About this task —
When you reach the line in the data below that contains "A snapshot of", please start repeating lines exactly, and stop after the line that contains "task-6: alloc=(1, 2, 1), needs=(6, 2, 2)", repeating nothing else.

Source records —
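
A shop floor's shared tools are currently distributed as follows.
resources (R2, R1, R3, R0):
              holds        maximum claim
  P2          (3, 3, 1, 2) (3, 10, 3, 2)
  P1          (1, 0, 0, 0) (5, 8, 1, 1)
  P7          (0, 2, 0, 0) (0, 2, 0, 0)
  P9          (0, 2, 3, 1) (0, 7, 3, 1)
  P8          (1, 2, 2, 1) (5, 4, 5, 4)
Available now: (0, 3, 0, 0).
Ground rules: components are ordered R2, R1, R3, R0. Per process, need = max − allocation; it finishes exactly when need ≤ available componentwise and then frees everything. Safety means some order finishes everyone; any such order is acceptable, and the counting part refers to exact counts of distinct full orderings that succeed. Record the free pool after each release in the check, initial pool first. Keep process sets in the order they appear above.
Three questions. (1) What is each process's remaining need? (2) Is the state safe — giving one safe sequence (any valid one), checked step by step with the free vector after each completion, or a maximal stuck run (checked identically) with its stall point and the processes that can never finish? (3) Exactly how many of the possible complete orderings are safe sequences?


(1) Need matrix, components ordered R2, R1, R3, R0:
  P2: (0, 7, 2, 0)
  P1: (4, 8, 1, 1)
  P7: (0, 0, 0, 0)
  P9: (0, 5, 0, 0)
  P8: (4, 2, 3, 3)
(2) The state is UNSAFE.
Key observation: once P7, P9, P2 finish, the pool peaks at (3, 10, 4, 3) — and every remaining process still needs more R2 than that.
Going as far as possible: P7, P9, P2; after that, nothing fits. Verifying each step:
  pool = (0, 3, 0, 0)
  P7: need (0, 0, 0, 0) fits (0, 3, 0, 0); releases (0, 2, 0, 0), pool now (0, 5, 0, 0)
  P9: need (0, 5, 0, 0) fits (0, 5, 0, 0); releases (0, 2, 3, 1), pool now (0, 7, 3, 1)
  P2: need (0, 7, 2, 0) fits (0, 7, 3, 1); releases (3, 3, 1, 2), pool now (3, 10, 4, 3)
  P1 cannot run: need (4, 8, 1, 1) vs free (3, 10, 4, 3) (insufficient R2)
  P8 cannot run: need (4, 2, 3, 3) vs free (3, 10, 4, 3) (insufficient R2)
Processes that can never finish: P1 and P8.
(3) Precisely 0 of the possible complete orderings are safe sequences.


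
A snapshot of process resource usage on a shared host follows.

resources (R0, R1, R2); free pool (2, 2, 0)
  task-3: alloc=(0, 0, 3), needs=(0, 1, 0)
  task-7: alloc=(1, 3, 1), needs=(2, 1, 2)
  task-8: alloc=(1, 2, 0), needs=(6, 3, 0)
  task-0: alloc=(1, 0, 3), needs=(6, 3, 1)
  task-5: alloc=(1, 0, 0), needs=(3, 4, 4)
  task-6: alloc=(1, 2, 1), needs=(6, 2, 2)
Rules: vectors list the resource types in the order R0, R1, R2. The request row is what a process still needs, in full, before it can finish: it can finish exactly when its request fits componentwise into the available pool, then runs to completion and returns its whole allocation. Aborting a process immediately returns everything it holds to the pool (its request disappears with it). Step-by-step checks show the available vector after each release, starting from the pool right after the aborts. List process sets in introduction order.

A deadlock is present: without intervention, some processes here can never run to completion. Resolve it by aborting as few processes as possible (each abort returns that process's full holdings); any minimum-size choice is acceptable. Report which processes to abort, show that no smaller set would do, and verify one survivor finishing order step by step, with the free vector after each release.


The answer: abort task-0 and task-6.
Key observation: before aborting task-0 and task-6, task-8 was permanently blocked — no order could ever run it; afterwards it completes at step 4.
Minimality, checking each single-abort alternative: task-3 alone leaves task-8 blocked (short on R0); task-7 alone leaves task-8 blocked (short on R0); task-8 alone leaves task-0 blocked (short on R0); task-0 alone leaves task-8 blocked (short on R0); task-5 alone leaves task-8 blocked (short on R0); task-6 alone leaves task-8 blocked (short on R0).
The survivors complete as task-3, task-7, task-5, task-8. Verifying each step (starting from the post-abort pool):
  pool = (4, 4, 4)
  task-3: need (0, 1, 0) fits (4, 4, 4); releases (0, 0, 3), pool now (4, 4, 7)
  task-7: need (2, 1, 2) fits (4, 4, 7); releases (1, 3, 1), pool now (5, 7, 8)
  task-5: need (3, 4, 4) fits (5, 7, 8); releases (1, 0, 0), pool now (6, 7, 8)
  task-8: need (6, 3, 0) fits (6, 7, 8); releases (1, 2, 0), pool now (7, 9, 8)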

Solution to the problem —
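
A snapshot of process resource usage on a shared host follows.

resources (R0, R1, R2); free pool (2, 2, 0)
  task-3: alloc=(0, 0, 3), needs=(0, 1, 0)
  task-7: alloc=(1, 3, 1), needs=(2, 1, 2)
  task-8: alloc=(1, 2, 0), needs=(6, 3, 0)
  task-0: alloc=(1, 0, 3), needs=(6, 3, 1)
  task-5: alloc=(1, 0, 0), needs=(3, 4, 4)
  task-6: alloc=(1, 2, 1), needs=(6, 2, 2)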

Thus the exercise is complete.